Dataset entries
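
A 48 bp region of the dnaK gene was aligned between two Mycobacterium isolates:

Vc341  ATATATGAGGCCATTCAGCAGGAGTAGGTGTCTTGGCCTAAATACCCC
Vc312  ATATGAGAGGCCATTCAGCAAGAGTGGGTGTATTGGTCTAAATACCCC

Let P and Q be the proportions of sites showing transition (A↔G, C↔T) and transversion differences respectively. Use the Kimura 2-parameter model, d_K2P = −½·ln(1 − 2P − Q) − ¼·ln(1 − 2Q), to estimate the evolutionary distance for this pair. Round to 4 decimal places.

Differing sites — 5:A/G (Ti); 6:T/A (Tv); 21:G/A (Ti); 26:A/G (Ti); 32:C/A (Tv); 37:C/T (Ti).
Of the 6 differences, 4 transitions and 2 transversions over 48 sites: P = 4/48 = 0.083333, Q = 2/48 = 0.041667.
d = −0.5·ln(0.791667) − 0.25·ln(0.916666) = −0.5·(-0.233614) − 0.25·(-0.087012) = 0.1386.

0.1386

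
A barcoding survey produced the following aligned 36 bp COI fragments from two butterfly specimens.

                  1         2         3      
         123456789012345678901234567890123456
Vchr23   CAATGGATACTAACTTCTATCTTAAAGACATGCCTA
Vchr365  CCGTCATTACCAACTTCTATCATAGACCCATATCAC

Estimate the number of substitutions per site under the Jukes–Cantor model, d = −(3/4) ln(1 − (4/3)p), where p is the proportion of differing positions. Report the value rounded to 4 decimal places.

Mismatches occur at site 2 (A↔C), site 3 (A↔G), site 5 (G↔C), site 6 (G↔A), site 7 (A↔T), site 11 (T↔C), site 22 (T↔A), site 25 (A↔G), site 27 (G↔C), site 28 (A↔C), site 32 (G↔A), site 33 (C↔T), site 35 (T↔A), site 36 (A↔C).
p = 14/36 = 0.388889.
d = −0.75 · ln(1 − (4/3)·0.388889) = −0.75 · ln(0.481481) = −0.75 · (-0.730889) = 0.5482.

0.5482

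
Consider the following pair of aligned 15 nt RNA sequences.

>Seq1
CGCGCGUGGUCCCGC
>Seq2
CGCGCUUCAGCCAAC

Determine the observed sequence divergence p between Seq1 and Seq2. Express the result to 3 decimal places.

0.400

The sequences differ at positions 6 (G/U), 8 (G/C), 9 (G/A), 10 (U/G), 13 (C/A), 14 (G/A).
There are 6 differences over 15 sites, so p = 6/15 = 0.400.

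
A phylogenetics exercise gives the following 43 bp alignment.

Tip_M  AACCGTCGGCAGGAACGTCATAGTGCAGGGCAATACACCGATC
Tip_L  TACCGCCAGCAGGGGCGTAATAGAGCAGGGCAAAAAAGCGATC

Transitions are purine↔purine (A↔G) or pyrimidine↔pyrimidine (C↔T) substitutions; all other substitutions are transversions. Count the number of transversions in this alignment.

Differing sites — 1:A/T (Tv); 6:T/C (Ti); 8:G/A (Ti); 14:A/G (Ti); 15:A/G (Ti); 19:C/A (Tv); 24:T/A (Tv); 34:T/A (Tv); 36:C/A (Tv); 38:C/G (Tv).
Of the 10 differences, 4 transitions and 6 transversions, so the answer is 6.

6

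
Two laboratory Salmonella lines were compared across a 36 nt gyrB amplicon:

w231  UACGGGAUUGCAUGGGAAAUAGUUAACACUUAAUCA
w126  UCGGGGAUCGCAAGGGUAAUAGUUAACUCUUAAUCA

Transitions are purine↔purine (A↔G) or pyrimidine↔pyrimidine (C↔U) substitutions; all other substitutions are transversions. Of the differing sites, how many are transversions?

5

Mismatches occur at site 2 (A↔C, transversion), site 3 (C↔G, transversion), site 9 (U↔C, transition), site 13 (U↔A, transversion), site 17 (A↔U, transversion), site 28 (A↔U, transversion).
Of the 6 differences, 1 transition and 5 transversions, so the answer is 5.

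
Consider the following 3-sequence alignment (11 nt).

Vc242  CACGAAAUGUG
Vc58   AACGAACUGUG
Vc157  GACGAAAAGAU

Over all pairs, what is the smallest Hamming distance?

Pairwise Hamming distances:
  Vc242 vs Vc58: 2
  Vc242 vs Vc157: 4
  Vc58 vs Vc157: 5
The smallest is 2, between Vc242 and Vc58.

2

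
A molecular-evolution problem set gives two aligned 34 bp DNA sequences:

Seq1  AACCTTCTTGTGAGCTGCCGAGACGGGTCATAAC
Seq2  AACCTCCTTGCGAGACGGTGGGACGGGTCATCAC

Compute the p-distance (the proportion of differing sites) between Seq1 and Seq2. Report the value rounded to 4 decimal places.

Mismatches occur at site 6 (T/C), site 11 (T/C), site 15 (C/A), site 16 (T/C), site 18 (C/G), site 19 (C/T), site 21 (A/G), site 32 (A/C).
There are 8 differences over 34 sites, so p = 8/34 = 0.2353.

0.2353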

- EXERCISE DETAILS -
Your answer should hold the line with "Over all pairs, what" and each line after it to the end of the data, retyped exactly. Include no other lines.

- ANSWER BOX -
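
Over all pairs, what is the smallest Hamming distance?

Pairwise Hamming distances:
  Vc242 vs Vc58: 2
  Vc242 vs Vc157: 4
  Vc58 vs Vc157: 5
The smallest is 2, between Vc242 and Vc58.

2

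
A molecular-evolution problem set gives two aligned 34 bp DNA sequences:

Seq1  AACCTTCTTGTGAGCTGCCGAGACGGGTCATAAC
Seq2  AACCTCCTTGCGAGACGGTGGGACGGGTCATCAC

Compute the p-distance (the proportion of differing sites) between Seq1 and Seq2. Report the value rounded to 4 decimal places.

Mismatches occur at site 6 (T/C), site 11 (T/C), site 15 (C/A), site 16 (T/C), site 18 (C/G), site 19 (C/T), site 21 (A/G), site 32 (A/C).
There are 8 differences over 34 sites, so p = 8/34 = 0.2353.

0.2353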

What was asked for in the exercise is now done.